[RECORDS PROVIDED — start]

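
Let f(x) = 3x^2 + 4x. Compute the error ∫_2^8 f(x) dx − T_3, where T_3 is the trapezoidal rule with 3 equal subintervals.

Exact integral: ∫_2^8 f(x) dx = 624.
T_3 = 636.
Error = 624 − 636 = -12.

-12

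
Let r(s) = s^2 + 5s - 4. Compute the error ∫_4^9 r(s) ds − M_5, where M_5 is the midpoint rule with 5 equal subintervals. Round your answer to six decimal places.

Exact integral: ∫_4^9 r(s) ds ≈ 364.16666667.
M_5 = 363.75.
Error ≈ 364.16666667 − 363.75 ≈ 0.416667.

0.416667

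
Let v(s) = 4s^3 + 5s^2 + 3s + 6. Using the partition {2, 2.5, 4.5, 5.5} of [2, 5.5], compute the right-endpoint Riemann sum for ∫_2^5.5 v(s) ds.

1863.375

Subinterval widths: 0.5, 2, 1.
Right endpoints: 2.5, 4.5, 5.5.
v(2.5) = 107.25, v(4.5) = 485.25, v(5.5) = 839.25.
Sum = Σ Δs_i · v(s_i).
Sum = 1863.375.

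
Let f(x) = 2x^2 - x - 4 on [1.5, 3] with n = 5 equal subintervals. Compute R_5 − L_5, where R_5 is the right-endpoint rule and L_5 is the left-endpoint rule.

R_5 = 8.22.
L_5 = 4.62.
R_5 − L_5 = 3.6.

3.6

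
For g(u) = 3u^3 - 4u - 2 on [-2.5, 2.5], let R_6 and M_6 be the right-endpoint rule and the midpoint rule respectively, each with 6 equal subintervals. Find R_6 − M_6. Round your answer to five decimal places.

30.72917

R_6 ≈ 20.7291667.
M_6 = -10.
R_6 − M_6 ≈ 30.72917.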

[RECORDS PROVIDED — finish]

### EXERCISE INSTRUCTIONS
Repeat exactly, and only, the lines from the one containing "Let v(s) = 4s^3" through the last line above.

### OUTPUT FOR THIS EXERCISE
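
Let v(s) = 4s^3 + 5s^2 + 3s + 6. Using the partition {2, 2.5, 4.5, 5.5} of [2, 5.5], compute the right-endpoint Riemann sum for ∫_2^5.5 v(s) ds.

1863.375

Subinterval widths: 0.5, 2, 1.
Right endpoints: 2.5, 4.5, 5.5.
v(2.5) = 107.25, v(4.5) = 485.25, v(5.5) = 839.25.
Sum = Σ Δs_i · v(s_i).
Sum = 1863.375.

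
Let f(x) = 2x^2 - x - 4 on [1.5, 3] with n = 5 equal subintervals. Compute R_5 − L_5, where R_5 is the right-endpoint rule and L_5 is the left-endpoint rule.

R_5 = 8.22.
L_5 = 4.62.
R_5 − L_5 = 3.6.

3.6

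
For g(u) = 3u^3 - 4u - 2 on [-2.5, 2.5], let R_6 and M_6 be the right-endpoint rule and the midpoint rule respectively, each with 6 equal subintervals. Find R_6 − M_6. Round your answer to five decimal places.

30.72917

R_6 ≈ 20.7291667.
M_6 = -10.
R_6 − M_6 ≈ 30.72917.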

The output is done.